PROBLEM TO WORK ON:
The lines below are to be quoted exactly, from the first through the one that contains "bx, cx, dx.".

START LISTED ENTRIES

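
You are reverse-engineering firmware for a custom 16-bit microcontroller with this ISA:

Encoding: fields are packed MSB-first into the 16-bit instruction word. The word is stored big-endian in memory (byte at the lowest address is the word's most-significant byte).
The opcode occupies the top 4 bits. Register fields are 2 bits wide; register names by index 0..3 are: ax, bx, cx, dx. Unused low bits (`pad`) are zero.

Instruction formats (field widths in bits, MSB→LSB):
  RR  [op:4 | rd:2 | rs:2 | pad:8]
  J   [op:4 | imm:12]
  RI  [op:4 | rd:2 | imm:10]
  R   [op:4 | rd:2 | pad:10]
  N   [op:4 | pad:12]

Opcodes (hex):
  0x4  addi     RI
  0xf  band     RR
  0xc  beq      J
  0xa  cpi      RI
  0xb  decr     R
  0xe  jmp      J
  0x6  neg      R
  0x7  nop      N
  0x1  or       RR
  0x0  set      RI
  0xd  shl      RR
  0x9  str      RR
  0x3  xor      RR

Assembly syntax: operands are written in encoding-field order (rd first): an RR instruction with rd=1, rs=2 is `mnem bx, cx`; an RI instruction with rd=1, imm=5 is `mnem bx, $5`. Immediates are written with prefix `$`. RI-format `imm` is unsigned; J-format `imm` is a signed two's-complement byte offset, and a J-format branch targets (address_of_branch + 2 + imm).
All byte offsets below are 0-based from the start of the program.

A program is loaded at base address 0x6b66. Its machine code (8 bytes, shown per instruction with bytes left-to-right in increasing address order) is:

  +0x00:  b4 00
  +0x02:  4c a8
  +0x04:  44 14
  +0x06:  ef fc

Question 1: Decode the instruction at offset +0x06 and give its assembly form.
@+06  big-endian(ef fc) = 0xeffc
  opcode bits[15:12]=0xe: jmp/J
  imm@[11:0]=0xffc (s12→-4) ⇒ $-4

jmp $-4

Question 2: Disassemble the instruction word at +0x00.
decr bx

+0x00: b4 00 ⇒ word 0xb400 (big)
  opcode bits[15:12]=0xb: decr/R
  rd@[11:10]=0x1 ⇒ bx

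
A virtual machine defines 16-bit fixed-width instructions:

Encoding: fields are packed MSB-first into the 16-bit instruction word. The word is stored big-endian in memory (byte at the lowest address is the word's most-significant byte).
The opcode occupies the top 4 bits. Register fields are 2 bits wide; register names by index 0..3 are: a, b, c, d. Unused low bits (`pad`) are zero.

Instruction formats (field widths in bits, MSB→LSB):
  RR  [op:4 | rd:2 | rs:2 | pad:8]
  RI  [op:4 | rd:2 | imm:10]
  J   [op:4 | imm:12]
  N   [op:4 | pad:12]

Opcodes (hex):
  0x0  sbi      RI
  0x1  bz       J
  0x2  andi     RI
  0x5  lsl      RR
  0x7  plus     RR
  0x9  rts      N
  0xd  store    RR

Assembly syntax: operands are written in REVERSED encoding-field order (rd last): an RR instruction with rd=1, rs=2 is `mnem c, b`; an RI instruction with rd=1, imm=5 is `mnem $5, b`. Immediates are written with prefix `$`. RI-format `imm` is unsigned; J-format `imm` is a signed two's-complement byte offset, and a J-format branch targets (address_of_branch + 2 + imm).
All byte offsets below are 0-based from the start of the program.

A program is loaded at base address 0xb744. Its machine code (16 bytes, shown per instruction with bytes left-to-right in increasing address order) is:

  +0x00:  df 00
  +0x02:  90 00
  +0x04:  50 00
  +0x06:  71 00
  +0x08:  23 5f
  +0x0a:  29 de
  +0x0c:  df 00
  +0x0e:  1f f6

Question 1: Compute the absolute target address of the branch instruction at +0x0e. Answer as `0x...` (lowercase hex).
+0x0e: 1f f6 ⇒ word 0x1ff6 (big)
  op=0x1ff6>>12=0x1 ⇒ bz (J)
  imm: (w>>0)&0xfff=0xff6 (s12→-10) → $-10
  target = base 0xb744 + off 0x0e + 2 + imm -10 = 0xb74a

0xb74a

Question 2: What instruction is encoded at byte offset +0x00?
store d, d

+0x00: df 00 ⇒ word 0xdf00 (big)
  opcode bits[15:12]=0xd: store/RR
  rd@[11:10]=0x3 ⇒ d
  rs@[9:8]=0x3 ⇒ d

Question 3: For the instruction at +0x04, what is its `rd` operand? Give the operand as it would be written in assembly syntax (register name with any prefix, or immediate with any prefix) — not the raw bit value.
a

@+04  big-endian(50 00) = 0x5000
  top 4b → 0x5 → lsl [RR]
  rd@[11:10]=0x0 ⇒ a
  rs@[9:8]=0x0 ⇒ a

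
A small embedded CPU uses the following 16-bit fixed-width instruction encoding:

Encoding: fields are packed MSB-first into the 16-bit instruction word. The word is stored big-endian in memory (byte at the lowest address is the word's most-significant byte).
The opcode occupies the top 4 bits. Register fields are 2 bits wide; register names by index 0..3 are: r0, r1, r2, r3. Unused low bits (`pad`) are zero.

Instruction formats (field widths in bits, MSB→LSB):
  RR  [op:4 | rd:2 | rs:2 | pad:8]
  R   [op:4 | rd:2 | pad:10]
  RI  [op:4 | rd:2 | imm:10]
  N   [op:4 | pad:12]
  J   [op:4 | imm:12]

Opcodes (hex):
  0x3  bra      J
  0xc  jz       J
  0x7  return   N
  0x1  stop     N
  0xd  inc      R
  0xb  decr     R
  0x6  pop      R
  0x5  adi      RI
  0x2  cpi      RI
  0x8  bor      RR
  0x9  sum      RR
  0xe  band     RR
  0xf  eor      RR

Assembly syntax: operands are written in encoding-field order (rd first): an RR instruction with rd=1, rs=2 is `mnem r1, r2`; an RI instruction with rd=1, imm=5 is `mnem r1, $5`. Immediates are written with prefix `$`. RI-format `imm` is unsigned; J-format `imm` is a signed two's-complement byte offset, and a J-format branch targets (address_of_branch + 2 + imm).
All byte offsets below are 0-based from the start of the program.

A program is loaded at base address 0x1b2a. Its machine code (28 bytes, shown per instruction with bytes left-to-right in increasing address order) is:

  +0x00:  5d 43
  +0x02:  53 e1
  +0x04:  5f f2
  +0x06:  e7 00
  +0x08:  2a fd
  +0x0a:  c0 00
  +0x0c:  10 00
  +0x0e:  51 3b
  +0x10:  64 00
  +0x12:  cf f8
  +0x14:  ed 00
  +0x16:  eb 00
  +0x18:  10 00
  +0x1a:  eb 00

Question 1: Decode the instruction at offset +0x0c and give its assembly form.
stop

+0x0c: 10 00 ⇒ word 0x1000 (big)
  top 4b → 0x1 → stop [N]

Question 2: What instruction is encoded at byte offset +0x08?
cpi r2, $765

@+08  big-endian(2a fd) = 0x2afd
  top 4b → 0x2 → cpi [RI]
  rd@[11:10]=0x2 ⇒ r2
  imm@[9:0]=0x2fd ⇒ $765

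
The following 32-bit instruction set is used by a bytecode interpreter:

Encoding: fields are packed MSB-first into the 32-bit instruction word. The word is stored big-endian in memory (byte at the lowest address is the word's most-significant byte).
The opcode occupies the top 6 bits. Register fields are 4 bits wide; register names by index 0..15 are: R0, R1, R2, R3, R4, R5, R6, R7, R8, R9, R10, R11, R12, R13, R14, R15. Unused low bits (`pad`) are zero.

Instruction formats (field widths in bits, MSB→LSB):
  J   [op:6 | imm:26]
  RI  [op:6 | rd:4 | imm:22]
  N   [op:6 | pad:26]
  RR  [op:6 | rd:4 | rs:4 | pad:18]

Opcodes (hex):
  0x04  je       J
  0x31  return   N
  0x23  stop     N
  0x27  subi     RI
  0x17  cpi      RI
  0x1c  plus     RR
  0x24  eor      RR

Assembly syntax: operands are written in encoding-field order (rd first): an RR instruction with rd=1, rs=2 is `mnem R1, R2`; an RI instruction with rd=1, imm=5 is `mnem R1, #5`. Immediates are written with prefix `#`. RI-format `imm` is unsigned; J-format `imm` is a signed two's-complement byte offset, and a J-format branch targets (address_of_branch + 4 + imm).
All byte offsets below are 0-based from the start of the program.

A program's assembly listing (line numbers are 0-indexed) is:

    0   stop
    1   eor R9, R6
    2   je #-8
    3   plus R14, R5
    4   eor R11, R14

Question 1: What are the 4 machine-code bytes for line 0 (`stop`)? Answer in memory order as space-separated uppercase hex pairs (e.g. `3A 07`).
8C 00 00 00

line 0 (stop): pack op=0x23:6|pad=0:26 = 0x8c000000; big→ 8c 00 00 00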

END LISTED ENTRIES

RESULT FOR THIS TASK:
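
You are reverse-engineering firmware for a custom 16-bit microcontroller with this ISA:

Encoding: fields are packed MSB-first into the 16-bit instruction word. The word is stored big-endian in memory (byte at the lowest address is the word's most-significant byte).
The opcode occupies the top 4 bits. Register fields are 2 bits wide; register names by index 0..3 are: ax, bx, cx, dx. Unused low bits (`pad`) are zero.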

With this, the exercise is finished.